Print all of the data exactly.

Data shown >>
[Start of Attachment]
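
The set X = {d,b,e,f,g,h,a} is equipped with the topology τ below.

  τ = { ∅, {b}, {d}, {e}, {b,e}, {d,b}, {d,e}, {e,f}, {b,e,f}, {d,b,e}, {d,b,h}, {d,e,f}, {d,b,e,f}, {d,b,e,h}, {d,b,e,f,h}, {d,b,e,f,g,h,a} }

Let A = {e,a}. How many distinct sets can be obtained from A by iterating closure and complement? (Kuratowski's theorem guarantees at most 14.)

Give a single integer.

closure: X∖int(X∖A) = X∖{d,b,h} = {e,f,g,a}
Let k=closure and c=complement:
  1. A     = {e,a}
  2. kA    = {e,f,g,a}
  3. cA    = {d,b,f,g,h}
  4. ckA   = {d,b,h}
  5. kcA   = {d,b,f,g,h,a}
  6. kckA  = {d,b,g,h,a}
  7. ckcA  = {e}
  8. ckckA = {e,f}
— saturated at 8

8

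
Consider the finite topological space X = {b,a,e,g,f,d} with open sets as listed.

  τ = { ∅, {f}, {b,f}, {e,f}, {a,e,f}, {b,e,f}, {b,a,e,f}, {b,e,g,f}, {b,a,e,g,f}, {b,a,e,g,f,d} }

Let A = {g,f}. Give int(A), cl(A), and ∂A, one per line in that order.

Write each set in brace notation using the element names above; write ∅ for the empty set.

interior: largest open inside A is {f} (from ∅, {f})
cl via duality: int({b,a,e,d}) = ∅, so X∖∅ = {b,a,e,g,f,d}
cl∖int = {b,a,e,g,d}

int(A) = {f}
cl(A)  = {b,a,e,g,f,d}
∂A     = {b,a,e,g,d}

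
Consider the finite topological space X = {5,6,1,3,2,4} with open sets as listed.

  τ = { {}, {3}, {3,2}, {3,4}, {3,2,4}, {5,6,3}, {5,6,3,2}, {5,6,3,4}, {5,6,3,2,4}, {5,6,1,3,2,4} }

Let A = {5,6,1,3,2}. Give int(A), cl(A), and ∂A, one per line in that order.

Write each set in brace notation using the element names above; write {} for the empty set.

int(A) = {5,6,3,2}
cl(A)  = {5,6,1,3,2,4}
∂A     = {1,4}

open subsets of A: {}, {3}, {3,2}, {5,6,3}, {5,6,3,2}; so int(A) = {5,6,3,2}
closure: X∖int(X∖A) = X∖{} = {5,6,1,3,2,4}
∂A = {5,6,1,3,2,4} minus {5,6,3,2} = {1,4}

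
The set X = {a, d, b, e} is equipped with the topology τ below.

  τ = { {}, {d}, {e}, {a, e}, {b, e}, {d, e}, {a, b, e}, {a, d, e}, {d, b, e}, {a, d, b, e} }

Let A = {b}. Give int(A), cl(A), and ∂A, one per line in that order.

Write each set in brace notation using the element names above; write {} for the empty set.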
[End of Attachment]
Result of this exercise >>
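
The set X = {d,b,e,f,g,h,a} is equipped with the topology τ below.

  τ = { ∅, {b}, {d}, {e}, {b,e}, {d,b}, {d,e}, {e,f}, {b,e,f}, {d,b,e}, {d,b,h}, {d,e,f}, {d,b,e,f}, {d,b,e,h}, {d,b,e,f,h}, {d,b,e,f,g,h,a} }

Let A = {e,a}. How many distinct sets can be obtained from A by iterating closure and complement? (Kuratowski's theorem guarantees at most 14.)

Give a single integer.

closure: X∖int(X∖A) = X∖{d,b,h} = {e,f,g,a}
Let k=closure and c=complement:
  1. A     = {e,a}
  2. kA    = {e,f,g,a}
  3. cA    = {d,b,f,g,h}
  4. ckA   = {d,b,h}
  5. kcA   = {d,b,f,g,h,a}
  6. kckA  = {d,b,g,h,a}
  7. ckcA  = {e}
  8. ckckA = {e,f}
— saturated at 8

8

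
Consider the finite topological space X = {b,a,e,g,f,d} with open sets as listed.

  τ = { ∅, {f}, {b,f}, {e,f}, {a,e,f}, {b,e,f}, {b,a,e,f}, {b,e,g,f}, {b,a,e,g,f}, {b,a,e,g,f,d} }

Let A = {g,f}. Give int(A), cl(A), and ∂A, one per line in that order.

Write each set in brace notation using the element names above; write ∅ for the empty set.

interior: largest open inside A is {f} (from ∅, {f})
cl via duality: int({b,a,e,d}) = ∅, so X∖∅ = {b,a,e,g,f,d}
cl∖int = {b,a,e,g,d}

int(A) = {f}
cl(A)  = {b,a,e,g,f,d}
∂A     = {b,a,e,g,d}

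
Consider the finite topological space X = {5,6,1,3,2,4} with open sets as listed.

  τ = { {}, {3}, {3,2}, {3,4}, {3,2,4}, {5,6,3}, {5,6,3,2}, {5,6,3,4}, {5,6,3,2,4}, {5,6,1,3,2,4} }

Let A = {5,6,1,3,2}. Give int(A), cl(A), and ∂A, one per line in that order.

Write each set in brace notation using the element names above; write {} for the empty set.

int(A) = {5,6,3,2}
cl(A)  = {5,6,1,3,2,4}
∂A     = {1,4}

open subsets of A: {}, {3}, {3,2}, {5,6,3}, {5,6,3,2}; so int(A) = {5,6,3,2}
closure: X∖int(X∖A) = X∖{} = {5,6,1,3,2,4}
∂A = {5,6,1,3,2,4} minus {5,6,3,2} = {1,4}

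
The set X = {a, d, b, e} is equipped with the topology τ below.

  τ = { {}, {d}, {e}, {a, e}, {b, e}, {d, e}, {a, b, e}, {a, d, e}, {d, b, e}, {a, d, b, e} }

Let A = {b}. Give int(A), cl(A), and ∂A, one per line in that order.

Write each set in brace notation using the element names above; write {} for the empty set.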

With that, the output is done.